__What is required__
Every line in the listing is to be echoed verbatim.

Data shown Block Start

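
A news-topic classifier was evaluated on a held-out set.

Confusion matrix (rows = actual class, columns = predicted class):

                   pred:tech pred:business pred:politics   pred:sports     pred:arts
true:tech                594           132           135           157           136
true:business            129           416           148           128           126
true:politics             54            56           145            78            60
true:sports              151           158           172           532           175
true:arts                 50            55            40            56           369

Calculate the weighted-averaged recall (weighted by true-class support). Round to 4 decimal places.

0.4835

Per-class recall (TP/(TP+FN)):
  tech: TP=594, FN=132+135+157+136=560 → 594/1154 = 0.51473
  business: TP=416, FN=129+148+128+126=531 → 416/947 = 0.43928
  politics: TP=145, FN=54+56+78+60=248 → 145/393 = 0.36896
  sports: TP=532, FN=151+158+172+175=656 → 532/1188 = 0.44781
  arts: TP=369, FN=50+55+40+56=201 → 369/570 = 0.64737
Weighted-recall = Σ (supportᵢ/N)·recallᵢ with N=4252: (1154/4252)·0.51473 + (947/4252)·0.43928 + (393/4252)·0.36896 + (1188/4252)·0.44781 + (570/4252)·0.64737 = 0.4835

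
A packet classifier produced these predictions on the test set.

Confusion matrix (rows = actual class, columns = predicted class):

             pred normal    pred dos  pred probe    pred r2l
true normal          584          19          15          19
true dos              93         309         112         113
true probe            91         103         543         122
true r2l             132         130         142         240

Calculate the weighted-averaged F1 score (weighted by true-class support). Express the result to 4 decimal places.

0.5928

Per-class F1 score (2·TP/(2·TP+FP+FN)):
  normal: TP=584, FP=93+91+132=316, FN=19+15+19=53 → 1168/1537 = 0.75992
  dos: TP=309, FP=19+103+130=252, FN=93+112+113=318 → 618/1188 = 0.52020
  probe: TP=543, FP=15+112+142=269, FN=91+103+122=316 → 1086/1671 = 0.64991
  r2l: TP=240, FP=19+113+122=254, FN=132+130+142=404 → 480/1138 = 0.42179
Weighted-F1 score = Σ (supportᵢ/N)·F1 scoreᵢ with N=2767: (637/2767)·0.75992 + (627/2767)·0.52020 + (859/2767)·0.64991 + (644/2767)·0.42179 = 0.5928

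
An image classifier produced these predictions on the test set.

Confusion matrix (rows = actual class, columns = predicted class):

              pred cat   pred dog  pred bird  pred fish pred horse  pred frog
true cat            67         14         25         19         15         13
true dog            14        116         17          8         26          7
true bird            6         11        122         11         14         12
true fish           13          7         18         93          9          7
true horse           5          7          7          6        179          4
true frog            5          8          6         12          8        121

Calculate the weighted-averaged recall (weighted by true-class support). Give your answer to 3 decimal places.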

Data shown Block End

__Result for this exercise__
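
A news-topic classifier was evaluated on a held-out set.

Confusion matrix (rows = actual class, columns = predicted class):

                   pred:tech pred:business pred:politics   pred:sports     pred:arts
true:tech                594           132           135           157           136
true:business            129           416           148           128           126
true:politics             54            56           145            78            60
true:sports              151           158           172           532           175
true:arts                 50            55            40            56           369

Calculate the weighted-averaged recall (weighted by true-class support). Round to 4 decimal places.

0.4835

Per-class recall (TP/(TP+FN)):
  tech: TP=594, FN=132+135+157+136=560 → 594/1154 = 0.51473
  business: TP=416, FN=129+148+128+126=531 → 416/947 = 0.43928
  politics: TP=145, FN=54+56+78+60=248 → 145/393 = 0.36896
  sports: TP=532, FN=151+158+172+175=656 → 532/1188 = 0.44781
  arts: TP=369, FN=50+55+40+56=201 → 369/570 = 0.64737
Weighted-recall = Σ (supportᵢ/N)·recallᵢ with N=4252: (1154/4252)·0.51473 + (947/4252)·0.43928 + (393/4252)·0.36896 + (1188/4252)·0.44781 + (570/4252)·0.64737 = 0.4835

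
A packet classifier produced these predictions on the test set.

Confusion matrix (rows = actual class, columns = predicted class):

             pred normal    pred dos  pred probe    pred r2l
true normal          584          19          15          19
true dos              93         309         112         113
true probe            91         103         543         122
true r2l             132         130         142         240

Calculate the weighted-averaged F1 score (weighted by true-class support). Express the result to 4 decimal places.

0.5928

Per-class F1 score (2·TP/(2·TP+FP+FN)):
  normal: TP=584, FP=93+91+132=316, FN=19+15+19=53 → 1168/1537 = 0.75992
  dos: TP=309, FP=19+103+130=252, FN=93+112+113=318 → 618/1188 = 0.52020
  probe: TP=543, FP=15+112+142=269, FN=91+103+122=316 → 1086/1671 = 0.64991
  r2l: TP=240, FP=19+113+122=254, FN=132+130+142=404 → 480/1138 = 0.42179
Weighted-F1 score = Σ (supportᵢ/N)·F1 scoreᵢ with N=2767: (637/2767)·0.75992 + (627/2767)·0.52020 + (859/2767)·0.64991 + (644/2767)·0.42179 = 0.5928

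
An image classifier produced these predictions on the test set.

Confusion matrix (rows = actual class, columns = predicted class):

              pred cat   pred dog  pred bird  pred fish pred horse  pred frog
true cat            67         14         25         19         15         13
true dog            14        116         17          8         26          7
true bird            6         11        122         11         14         12
true fish           13          7         18         93          9          7
true horse           5          7          7          6        179          4
true frog            5          8          6         12          8        121

Calculate the weighted-averaged recall (weighted by true-class support). Give your answer to 3 decimal places.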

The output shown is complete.